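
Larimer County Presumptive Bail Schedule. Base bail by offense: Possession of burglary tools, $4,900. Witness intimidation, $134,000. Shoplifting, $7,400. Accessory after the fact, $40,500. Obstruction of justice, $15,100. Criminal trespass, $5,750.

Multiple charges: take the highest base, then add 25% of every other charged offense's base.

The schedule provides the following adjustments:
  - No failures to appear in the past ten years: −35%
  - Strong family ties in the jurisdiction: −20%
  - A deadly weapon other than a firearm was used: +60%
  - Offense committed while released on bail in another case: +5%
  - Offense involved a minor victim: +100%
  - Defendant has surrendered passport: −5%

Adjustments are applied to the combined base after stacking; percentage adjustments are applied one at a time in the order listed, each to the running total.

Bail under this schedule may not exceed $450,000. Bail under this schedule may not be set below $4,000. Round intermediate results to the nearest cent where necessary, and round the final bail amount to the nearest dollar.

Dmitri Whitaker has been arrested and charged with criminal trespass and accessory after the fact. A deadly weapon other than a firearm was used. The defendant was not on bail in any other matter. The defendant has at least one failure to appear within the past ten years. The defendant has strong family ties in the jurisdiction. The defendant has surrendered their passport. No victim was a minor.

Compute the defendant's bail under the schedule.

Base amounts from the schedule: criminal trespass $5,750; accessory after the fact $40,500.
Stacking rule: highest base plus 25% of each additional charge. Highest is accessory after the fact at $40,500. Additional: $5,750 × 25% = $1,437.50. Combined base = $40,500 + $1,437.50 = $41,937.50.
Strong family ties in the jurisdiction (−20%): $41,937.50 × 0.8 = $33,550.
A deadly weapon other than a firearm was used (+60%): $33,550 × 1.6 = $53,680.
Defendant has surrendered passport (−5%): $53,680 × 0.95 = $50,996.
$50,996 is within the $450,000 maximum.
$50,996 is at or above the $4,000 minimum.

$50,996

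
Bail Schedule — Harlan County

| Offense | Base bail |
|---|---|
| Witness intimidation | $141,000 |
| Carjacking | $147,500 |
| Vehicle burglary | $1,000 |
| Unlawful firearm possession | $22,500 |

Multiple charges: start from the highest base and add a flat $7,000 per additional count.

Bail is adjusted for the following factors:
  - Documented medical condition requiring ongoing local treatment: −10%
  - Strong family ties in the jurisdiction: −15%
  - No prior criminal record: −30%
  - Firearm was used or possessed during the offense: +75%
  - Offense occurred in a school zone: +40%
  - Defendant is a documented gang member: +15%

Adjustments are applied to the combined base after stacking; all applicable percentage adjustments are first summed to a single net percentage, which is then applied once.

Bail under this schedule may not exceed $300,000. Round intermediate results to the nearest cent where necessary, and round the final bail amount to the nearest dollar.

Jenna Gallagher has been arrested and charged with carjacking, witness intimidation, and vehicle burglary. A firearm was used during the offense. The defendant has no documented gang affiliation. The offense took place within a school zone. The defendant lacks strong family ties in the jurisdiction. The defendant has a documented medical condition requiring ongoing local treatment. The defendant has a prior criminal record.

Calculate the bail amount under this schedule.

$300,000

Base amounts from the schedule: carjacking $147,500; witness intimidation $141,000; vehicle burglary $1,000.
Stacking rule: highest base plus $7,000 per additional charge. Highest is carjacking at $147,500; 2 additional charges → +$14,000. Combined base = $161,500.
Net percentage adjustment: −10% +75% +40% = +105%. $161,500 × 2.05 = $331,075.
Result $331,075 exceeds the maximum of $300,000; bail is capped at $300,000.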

══════

#### Exercise details:
Scan the preceding records for lines with the word "nearest". Say how many there are and nothing else.

#### Answer section:
2